**What needs to be done:** Return only that part of the material below which starts with the line containing "Work to 4 decimal places: a[0], v[0]" and goes on through the line containing "The mass will", restated exactly.

● ● ● ●

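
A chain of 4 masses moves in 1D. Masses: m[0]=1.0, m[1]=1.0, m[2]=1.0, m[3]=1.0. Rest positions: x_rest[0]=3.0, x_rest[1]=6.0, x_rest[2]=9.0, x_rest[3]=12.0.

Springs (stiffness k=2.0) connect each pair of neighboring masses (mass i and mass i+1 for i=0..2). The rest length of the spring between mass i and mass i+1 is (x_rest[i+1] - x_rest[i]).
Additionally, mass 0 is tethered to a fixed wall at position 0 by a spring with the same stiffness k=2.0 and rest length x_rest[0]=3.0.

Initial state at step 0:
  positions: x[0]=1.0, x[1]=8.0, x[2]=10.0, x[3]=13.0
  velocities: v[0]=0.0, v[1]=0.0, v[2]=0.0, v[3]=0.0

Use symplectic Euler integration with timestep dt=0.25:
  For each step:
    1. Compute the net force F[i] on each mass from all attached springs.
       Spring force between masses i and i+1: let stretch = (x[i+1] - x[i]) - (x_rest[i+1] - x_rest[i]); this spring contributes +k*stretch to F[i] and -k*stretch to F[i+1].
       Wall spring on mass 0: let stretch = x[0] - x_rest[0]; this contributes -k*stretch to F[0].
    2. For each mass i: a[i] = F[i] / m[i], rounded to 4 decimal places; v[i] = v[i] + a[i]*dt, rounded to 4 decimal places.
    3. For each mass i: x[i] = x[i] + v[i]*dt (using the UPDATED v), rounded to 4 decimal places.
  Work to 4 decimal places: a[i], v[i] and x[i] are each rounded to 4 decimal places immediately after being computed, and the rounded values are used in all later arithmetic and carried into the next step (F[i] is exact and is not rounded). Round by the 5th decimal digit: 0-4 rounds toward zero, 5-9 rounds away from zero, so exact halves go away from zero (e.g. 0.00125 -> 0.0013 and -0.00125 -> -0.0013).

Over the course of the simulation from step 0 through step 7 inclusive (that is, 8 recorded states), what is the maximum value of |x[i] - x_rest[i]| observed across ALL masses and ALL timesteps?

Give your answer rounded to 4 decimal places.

Answer: 2.4064

Derivation:
Step 0: x=[1.0000 8.0000 10.0000 13.0000] v=[0.0000 0.0000 0.0000 0.0000]
Step 1: x=[1.7500 7.3750 10.1250 13.0000] v=[3.0000 -2.5000 0.5000 0.0000]
Step 2: x=[2.9844 6.3906 10.2656 13.0156] v=[4.9375 -3.9375 0.5625 0.0625]
Step 3: x=[4.2715 5.4648 10.2656 13.0625] v=[5.1484 -3.7031 0.0000 0.1875]
Step 4: x=[5.1738 4.9900 10.0151 13.1348] v=[3.6093 -1.8994 -1.0020 0.2891]
Step 5: x=[5.4064 5.1663 9.5264 13.1921] v=[0.9305 0.7051 -1.9547 0.2293]
Step 6: x=[4.9332 5.9176 8.9509 13.1662] v=[-1.8928 3.0052 -2.3019 -0.1036]
Step 7: x=[3.9664 6.9250 8.5232 12.9884] v=[-3.8672 4.0297 -1.7109 -0.7113]
Max displacement = 2.4064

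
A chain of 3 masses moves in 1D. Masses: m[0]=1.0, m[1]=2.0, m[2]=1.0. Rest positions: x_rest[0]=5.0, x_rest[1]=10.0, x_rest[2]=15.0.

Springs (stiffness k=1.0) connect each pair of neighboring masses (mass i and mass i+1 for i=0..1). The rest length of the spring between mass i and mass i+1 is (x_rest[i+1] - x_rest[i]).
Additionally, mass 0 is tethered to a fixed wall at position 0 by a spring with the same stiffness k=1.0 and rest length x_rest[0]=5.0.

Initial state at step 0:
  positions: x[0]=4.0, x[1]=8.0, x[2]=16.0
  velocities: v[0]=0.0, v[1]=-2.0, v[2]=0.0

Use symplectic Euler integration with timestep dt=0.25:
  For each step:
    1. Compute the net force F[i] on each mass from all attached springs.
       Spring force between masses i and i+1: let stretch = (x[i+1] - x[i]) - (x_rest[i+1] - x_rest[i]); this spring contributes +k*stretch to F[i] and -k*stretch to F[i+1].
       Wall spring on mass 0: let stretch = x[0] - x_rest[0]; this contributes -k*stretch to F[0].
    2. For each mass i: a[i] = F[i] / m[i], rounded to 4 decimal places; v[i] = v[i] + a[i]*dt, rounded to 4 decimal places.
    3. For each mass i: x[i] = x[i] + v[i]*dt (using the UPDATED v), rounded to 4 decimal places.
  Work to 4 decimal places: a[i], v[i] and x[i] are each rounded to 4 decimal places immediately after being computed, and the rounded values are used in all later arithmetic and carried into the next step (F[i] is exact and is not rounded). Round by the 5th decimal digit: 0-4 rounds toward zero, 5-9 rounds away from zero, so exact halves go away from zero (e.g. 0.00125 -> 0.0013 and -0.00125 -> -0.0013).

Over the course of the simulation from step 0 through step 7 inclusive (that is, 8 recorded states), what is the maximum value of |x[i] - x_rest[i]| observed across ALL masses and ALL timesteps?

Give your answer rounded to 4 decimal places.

Step 0: x=[4.0000 8.0000 16.0000] v=[0.0000 -2.0000 0.0000]
Step 1: x=[4.0000 7.6250 15.8125] v=[0.0000 -1.5000 -0.7500]
Step 2: x=[3.9766 7.3926 15.4258] v=[-0.0938 -0.9297 -1.5469]
Step 3: x=[3.9181 7.3045 14.8495] v=[-0.2340 -0.3526 -2.3052]
Step 4: x=[3.8264 7.3463 14.1141] v=[-0.3669 0.1672 -2.9415]
Step 5: x=[3.7155 7.4896 13.2682] v=[-0.4435 0.5732 -3.3835]
Step 6: x=[3.6083 7.6956 12.3737] v=[-0.4289 0.8238 -3.5782]
Step 7: x=[3.5310 7.9200 11.4993] v=[-0.3092 0.8977 -3.4977]
Max displacement = 3.5007

Answer: 3.5007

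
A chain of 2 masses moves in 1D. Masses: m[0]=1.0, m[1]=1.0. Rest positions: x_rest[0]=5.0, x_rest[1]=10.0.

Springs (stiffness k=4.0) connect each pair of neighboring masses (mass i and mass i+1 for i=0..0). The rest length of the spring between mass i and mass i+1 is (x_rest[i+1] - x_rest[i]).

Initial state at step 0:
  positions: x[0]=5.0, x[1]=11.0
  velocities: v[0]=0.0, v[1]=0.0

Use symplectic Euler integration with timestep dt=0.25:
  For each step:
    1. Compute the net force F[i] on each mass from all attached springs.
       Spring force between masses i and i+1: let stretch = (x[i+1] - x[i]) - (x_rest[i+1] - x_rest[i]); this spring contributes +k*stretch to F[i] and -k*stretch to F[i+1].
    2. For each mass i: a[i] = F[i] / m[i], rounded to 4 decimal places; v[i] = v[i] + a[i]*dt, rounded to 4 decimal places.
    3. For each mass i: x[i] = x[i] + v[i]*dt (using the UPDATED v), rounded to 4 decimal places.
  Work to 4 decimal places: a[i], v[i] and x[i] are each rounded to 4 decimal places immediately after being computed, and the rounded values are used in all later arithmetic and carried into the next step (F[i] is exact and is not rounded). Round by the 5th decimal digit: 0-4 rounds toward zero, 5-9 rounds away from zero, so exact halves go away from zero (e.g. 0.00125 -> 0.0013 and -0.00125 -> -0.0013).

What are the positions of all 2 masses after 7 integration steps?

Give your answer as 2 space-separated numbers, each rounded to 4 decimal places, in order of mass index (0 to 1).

Step 0: x=[5.0000 11.0000] v=[0.0000 0.0000]
Step 1: x=[5.2500 10.7500] v=[1.0000 -1.0000]
Step 2: x=[5.6250 10.3750] v=[1.5000 -1.5000]
Step 3: x=[5.9375 10.0625] v=[1.2500 -1.2500]
Step 4: x=[6.0313 9.9688] v=[0.3750 -0.3750]
Step 5: x=[5.8594 10.1407] v=[-0.6875 0.6875]
Step 6: x=[5.5079 10.4923] v=[-1.4062 1.4062]
Step 7: x=[5.1525 10.8478] v=[-1.4218 1.4218]

Answer: 5.1525 10.8478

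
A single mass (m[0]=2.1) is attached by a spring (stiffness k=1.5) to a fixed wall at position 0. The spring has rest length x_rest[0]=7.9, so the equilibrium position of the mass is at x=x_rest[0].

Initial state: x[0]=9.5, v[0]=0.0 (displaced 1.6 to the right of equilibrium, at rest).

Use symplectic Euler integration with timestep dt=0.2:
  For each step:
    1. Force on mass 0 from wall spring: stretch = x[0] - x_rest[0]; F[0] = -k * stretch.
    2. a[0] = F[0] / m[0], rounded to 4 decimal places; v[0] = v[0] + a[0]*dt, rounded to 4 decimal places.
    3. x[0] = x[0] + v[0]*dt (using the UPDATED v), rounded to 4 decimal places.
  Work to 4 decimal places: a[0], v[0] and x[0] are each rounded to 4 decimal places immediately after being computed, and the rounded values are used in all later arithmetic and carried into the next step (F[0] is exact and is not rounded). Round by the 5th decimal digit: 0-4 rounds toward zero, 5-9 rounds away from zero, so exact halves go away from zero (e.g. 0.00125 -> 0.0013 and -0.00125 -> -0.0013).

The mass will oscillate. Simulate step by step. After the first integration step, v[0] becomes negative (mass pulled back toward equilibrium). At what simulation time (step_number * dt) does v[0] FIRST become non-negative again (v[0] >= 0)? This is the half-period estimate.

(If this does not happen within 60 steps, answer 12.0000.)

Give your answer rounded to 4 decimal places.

Answer: 3.8000

Derivation:
Step 0: x=[9.5000] v=[0.0000]
Step 1: x=[9.4543] v=[-0.2286]
Step 2: x=[9.3642] v=[-0.4506]
Step 3: x=[9.2322] v=[-0.6598]
Step 4: x=[9.0622] v=[-0.8501]
Step 5: x=[8.8590] v=[-1.0161]
Step 6: x=[8.6284] v=[-1.1531]
Step 7: x=[8.3770] v=[-1.2572]
Step 8: x=[8.1119] v=[-1.3253]
Step 9: x=[7.8408] v=[-1.3556]
Step 10: x=[7.5714] v=[-1.3471]
Step 11: x=[7.3114] v=[-1.3002]
Step 12: x=[7.0682] v=[-1.2161]
Step 13: x=[6.8487] v=[-1.0973]
Step 14: x=[6.6593] v=[-0.9471]
Step 15: x=[6.5053] v=[-0.7699]
Step 16: x=[6.3912] v=[-0.5707]
Step 17: x=[6.3202] v=[-0.3552]
Step 18: x=[6.2943] v=[-0.1295]
Step 19: x=[6.3143] v=[0.0999]
First v>=0 after going negative at step 19, time=3.8000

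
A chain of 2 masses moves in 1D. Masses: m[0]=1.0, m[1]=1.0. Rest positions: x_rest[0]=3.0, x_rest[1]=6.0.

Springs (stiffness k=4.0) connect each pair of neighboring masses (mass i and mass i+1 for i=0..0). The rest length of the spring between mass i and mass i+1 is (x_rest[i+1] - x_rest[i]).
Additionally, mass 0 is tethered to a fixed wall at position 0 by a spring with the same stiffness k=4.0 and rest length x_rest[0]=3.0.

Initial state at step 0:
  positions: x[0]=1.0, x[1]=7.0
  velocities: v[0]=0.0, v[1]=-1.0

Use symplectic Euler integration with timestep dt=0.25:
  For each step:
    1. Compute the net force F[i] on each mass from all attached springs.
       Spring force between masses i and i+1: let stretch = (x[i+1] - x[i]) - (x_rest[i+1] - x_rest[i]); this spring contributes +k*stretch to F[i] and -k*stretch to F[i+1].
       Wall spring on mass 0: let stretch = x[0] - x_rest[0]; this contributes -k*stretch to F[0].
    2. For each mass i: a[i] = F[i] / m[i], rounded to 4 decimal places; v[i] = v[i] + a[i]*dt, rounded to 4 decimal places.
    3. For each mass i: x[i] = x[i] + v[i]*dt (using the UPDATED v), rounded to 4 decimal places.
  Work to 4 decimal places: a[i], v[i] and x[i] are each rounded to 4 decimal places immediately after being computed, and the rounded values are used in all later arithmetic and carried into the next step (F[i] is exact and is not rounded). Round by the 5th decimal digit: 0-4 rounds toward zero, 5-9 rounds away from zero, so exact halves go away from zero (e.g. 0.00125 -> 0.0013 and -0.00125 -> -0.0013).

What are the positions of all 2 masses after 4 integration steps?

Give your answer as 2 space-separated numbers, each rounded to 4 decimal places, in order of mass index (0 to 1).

Step 0: x=[1.0000 7.0000] v=[0.0000 -1.0000]
Step 1: x=[2.2500 6.0000] v=[5.0000 -4.0000]
Step 2: x=[3.8750 4.8125] v=[6.5000 -4.7500]
Step 3: x=[4.7656 4.1406] v=[3.5625 -2.6875]
Step 4: x=[4.3086 4.3750] v=[-1.8281 0.9375]

Answer: 4.3086 4.3750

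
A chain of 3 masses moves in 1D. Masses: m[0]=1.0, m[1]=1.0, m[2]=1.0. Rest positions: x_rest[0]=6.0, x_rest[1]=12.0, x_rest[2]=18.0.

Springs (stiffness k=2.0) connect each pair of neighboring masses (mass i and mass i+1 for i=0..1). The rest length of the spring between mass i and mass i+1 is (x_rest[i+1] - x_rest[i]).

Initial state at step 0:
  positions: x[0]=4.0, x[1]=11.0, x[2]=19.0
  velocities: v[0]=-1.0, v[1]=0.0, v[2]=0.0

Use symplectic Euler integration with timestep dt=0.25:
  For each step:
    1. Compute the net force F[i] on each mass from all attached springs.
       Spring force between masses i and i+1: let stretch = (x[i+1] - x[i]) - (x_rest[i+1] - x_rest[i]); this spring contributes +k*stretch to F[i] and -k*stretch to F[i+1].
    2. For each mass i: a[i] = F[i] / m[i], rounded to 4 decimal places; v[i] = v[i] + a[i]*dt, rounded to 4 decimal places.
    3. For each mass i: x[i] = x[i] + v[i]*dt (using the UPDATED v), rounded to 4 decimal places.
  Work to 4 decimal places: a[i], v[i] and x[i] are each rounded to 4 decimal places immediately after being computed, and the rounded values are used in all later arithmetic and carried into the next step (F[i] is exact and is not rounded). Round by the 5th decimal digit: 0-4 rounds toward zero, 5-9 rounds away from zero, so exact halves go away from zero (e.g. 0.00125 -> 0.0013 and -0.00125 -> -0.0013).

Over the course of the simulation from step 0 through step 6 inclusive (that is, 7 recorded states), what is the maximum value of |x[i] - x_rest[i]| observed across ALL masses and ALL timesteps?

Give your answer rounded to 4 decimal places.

Step 0: x=[4.0000 11.0000 19.0000] v=[-1.0000 0.0000 0.0000]
Step 1: x=[3.8750 11.1250 18.7500] v=[-0.5000 0.5000 -1.0000]
Step 2: x=[3.9063 11.2969 18.2969] v=[0.1250 0.6875 -1.8125]
Step 3: x=[4.1114 11.4200 17.7188] v=[0.8203 0.4922 -2.3125]
Step 4: x=[4.4801 11.4168 17.1033] v=[1.4746 -0.0127 -2.4619]
Step 5: x=[4.9659 11.2574 16.5270] v=[1.9430 -0.6378 -2.3052]
Step 6: x=[5.4881 10.9702 16.0420] v=[2.0888 -1.1488 -1.9400]
Max displacement = 2.1250

Answer: 2.1250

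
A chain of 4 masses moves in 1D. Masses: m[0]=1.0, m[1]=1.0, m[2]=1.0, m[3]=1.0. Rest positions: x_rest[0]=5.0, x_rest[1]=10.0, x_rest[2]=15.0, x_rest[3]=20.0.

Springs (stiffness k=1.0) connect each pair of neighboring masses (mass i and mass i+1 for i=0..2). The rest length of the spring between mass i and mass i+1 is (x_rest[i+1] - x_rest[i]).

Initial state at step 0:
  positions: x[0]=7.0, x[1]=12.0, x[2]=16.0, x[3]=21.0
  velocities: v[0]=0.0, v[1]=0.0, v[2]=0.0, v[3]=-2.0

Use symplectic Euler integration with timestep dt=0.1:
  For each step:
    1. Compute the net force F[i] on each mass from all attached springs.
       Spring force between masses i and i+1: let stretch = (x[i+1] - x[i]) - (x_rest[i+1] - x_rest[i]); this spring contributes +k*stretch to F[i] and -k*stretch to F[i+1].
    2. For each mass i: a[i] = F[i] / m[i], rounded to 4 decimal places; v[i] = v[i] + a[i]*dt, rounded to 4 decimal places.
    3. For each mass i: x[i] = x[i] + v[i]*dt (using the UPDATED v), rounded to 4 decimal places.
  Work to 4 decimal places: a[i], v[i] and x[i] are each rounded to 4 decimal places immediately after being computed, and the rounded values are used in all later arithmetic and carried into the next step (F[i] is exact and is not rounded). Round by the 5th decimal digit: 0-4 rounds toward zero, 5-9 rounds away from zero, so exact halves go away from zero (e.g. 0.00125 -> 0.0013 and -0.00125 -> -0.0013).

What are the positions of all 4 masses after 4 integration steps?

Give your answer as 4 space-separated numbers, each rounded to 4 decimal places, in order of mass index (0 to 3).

Answer: 6.9985 11.9043 16.0760 20.2213

Derivation:
Step 0: x=[7.0000 12.0000 16.0000 21.0000] v=[0.0000 0.0000 0.0000 -2.0000]
Step 1: x=[7.0000 11.9900 16.0100 20.8000] v=[0.0000 -0.1000 0.1000 -2.0000]
Step 2: x=[6.9999 11.9703 16.0277 20.6021] v=[-0.0010 -0.1970 0.1770 -1.9790]
Step 3: x=[6.9995 11.9415 16.0506 20.4085] v=[-0.0040 -0.2883 0.2287 -1.9364]
Step 4: x=[6.9985 11.9043 16.0760 20.2213] v=[-0.0098 -0.3716 0.2536 -1.8722]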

● ● ● ●

**Solution to this problem:**
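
  Work to 4 decimal places: a[0], v[0] and x[0] are each rounded to 4 decimal places immediately after being computed, and the rounded values are used in all later arithmetic and carried into the next step (F[0] is exact and is not rounded). Round by the 5th decimal digit: 0-4 rounds toward zero, 5-9 rounds away from zero, so exact halves go away from zero (e.g. 0.00125 -> 0.0013 and -0.00125 -> -0.0013).

The mass will oscillate. Simulate step by step. After the first integration step, v[0] becomes negative (mass pulled back toward equilibrium). At what simulation time (step_number * dt) does v[0] FIRST become non-negative again (v[0] >= 0)? This is the half-period estimate.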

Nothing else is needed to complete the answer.